[Collected data]
========================================
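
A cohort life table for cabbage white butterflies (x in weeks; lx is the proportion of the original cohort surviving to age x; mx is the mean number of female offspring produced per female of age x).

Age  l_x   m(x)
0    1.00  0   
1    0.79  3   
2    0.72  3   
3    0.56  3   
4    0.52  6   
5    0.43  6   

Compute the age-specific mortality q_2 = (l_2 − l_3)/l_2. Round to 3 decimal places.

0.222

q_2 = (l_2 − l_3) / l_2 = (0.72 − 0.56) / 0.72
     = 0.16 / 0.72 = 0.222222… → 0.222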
========================================
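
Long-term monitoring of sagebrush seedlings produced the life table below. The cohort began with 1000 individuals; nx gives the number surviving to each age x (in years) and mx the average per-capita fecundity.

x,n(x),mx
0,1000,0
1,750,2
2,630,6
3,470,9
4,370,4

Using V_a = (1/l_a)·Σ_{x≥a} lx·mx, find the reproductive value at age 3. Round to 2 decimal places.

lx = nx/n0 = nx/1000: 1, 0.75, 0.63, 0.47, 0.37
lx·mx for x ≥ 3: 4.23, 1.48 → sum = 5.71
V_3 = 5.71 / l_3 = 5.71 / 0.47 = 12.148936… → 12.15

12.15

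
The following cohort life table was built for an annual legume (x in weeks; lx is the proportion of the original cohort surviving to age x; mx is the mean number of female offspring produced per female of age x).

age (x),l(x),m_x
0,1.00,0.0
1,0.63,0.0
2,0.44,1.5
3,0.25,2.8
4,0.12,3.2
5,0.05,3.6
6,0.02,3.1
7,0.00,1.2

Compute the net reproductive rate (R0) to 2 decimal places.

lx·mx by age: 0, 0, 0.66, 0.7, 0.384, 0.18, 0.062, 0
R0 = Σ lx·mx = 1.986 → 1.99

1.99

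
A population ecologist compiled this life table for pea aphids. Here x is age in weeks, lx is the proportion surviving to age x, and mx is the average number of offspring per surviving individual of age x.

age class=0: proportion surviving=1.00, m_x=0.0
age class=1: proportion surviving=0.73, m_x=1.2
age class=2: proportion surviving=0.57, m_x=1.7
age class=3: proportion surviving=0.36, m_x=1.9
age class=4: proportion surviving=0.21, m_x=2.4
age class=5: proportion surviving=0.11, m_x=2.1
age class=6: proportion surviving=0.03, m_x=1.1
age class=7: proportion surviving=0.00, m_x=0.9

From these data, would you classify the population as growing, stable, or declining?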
========================================
THE TASK
Among the records above, how many lines contain the word "population"? Answer with the number by itself.

YOUR RESPONSE
2